Exercise inputs:
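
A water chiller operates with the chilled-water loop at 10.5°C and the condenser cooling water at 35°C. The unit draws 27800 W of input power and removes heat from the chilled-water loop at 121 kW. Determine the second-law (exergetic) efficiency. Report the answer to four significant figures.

Converting, Q̇_C = 121.0 kW = 121000 W, so COP_actual = Q̇_C/Ẇ = 121000/27800 = 4.353.
In absolute terms T_C = 283.65 K and T_H = 308.15 K, so ΔT = 24.50 K.
COP_Carnot = T_C/ΔT = 283.65/24.50 = 11.58.
η_II = COP_actual/COP_Carnot = 4.353/11.58 = 0.3759.

0.3759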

Task objective:
Repeat the entire listing exactly.

Response to this exercise:
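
A water chiller operates with the chilled-water loop at 10.5°C and the condenser cooling water at 35°C. The unit draws 27800 W of input power and removes heat from the chilled-water loop at 121 kW. Determine the second-law (exergetic) efficiency. Report the answer to four significant figures.

Converting, Q̇_C = 121.0 kW = 121000 W, so COP_actual = Q̇_C/Ẇ = 121000/27800 = 4.353.
In absolute terms T_C = 283.65 K and T_H = 308.15 K, so ΔT = 24.50 K.
COP_Carnot = T_C/ΔT = 283.65/24.50 = 11.58.
η_II = COP_actual/COP_Carnot = 4.353/11.58 = 0.3759.

0.3759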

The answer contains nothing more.